Problem requirements: Repeat the entries exactly as they stand.

Records shown Start Marker

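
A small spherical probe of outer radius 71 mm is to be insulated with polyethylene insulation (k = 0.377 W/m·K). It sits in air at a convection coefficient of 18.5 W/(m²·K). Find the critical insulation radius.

r_cr ≈ 40.8 mm

For a sphere r_cr = 2k/h = 2×0.377/18.5
r_cr = 40.8 mm; since the bare radius (71 mm) is above r_cr, any added insulation will reduce heat loss.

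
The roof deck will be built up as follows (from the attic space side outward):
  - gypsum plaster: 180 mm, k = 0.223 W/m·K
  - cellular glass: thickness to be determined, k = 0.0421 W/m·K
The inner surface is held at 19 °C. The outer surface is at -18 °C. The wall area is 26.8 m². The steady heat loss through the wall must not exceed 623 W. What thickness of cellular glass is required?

Treating each layer as a thermal resistance in series:
R_gypsum plaster = L/(kA) = 0.18/(0.223×26.8) = 0.03012 K/W
Sum of the known resistances R_other = 0.03012 K/W
Required total resistance R_tot = ΔT/Q_allow = 37/623 = 0.05939 K/W
R_cellular glass = R_tot − R_other = 0.02927 K/W
L = R·k·A = 0.02927×0.0421×26.8

L ≈ 33 mm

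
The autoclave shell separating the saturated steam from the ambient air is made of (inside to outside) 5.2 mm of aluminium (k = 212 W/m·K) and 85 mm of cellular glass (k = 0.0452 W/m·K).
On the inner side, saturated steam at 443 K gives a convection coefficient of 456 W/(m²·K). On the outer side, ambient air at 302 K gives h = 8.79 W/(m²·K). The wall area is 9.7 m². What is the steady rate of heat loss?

Q ≈ 685 W

Model the wall as resistances in series:
R_inner film = 1/(h_i·A) = 1/(456×9.7) = 2.261×10^-4 K/W
R_aluminium = L/(kA) = 0.0052/(212×9.7) = 2.529×10^-6 K/W
R_cellular glass = L/(kA) = 0.085/(0.0452×9.7) = 0.1939 K/W
R_outer film = 1/(h_o·A) = 1/(8.79×9.7) = 0.01173 K/W
R_total = 0.2058 K/W
Q = ΔT / R_total = 141 / 0.2058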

Records shown End Marker

Written solution:
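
A small spherical probe of outer radius 71 mm is to be insulated with polyethylene insulation (k = 0.377 W/m·K). It sits in air at a convection coefficient of 18.5 W/(m²·K). Find the critical insulation radius.

r_cr ≈ 40.8 mm

For a sphere r_cr = 2k/h = 2×0.377/18.5
r_cr = 40.8 mm; since the bare radius (71 mm) is above r_cr, any added insulation will reduce heat loss.

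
The roof deck will be built up as follows (from the attic space side outward):
  - gypsum plaster: 180 mm, k = 0.223 W/m·K
  - cellular glass: thickness to be determined, k = 0.0421 W/m·K
The inner surface is held at 19 °C. The outer surface is at -18 °C. The wall area is 26.8 m². The steady heat loss through the wall must not exceed 623 W. What thickness of cellular glass is required?

Treating each layer as a thermal resistance in series:
R_gypsum plaster = L/(kA) = 0.18/(0.223×26.8) = 0.03012 K/W
Sum of the known resistances R_other = 0.03012 K/W
Required total resistance R_tot = ΔT/Q_allow = 37/623 = 0.05939 K/W
R_cellular glass = R_tot − R_other = 0.02927 K/W
L = R·k·A = 0.02927×0.0421×26.8

L ≈ 33 mm

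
The autoclave shell separating the saturated steam from the ambient air is made of (inside to outside) 5.2 mm of aluminium (k = 212 W/m·K) and 85 mm of cellular glass (k = 0.0452 W/m·K).
On the inner side, saturated steam at 443 K gives a convection coefficient of 456 W/(m²·K). On the outer side, ambient air at 302 K gives h = 8.79 W/(m²·K). The wall area is 9.7 m². What is the steady rate of heat loss?

Q ≈ 685 W

Model the wall as resistances in series:
R_inner film = 1/(h_i·A) = 1/(456×9.7) = 2.261×10^-4 K/W
R_aluminium = L/(kA) = 0.0052/(212×9.7) = 2.529×10^-6 K/W
R_cellular glass = L/(kA) = 0.085/(0.0452×9.7) = 0.1939 K/W
R_outer film = 1/(h_o·A) = 1/(8.79×9.7) = 0.01173 K/W
R_total = 0.2058 K/W
Q = ΔT / R_total = 141 / 0.2058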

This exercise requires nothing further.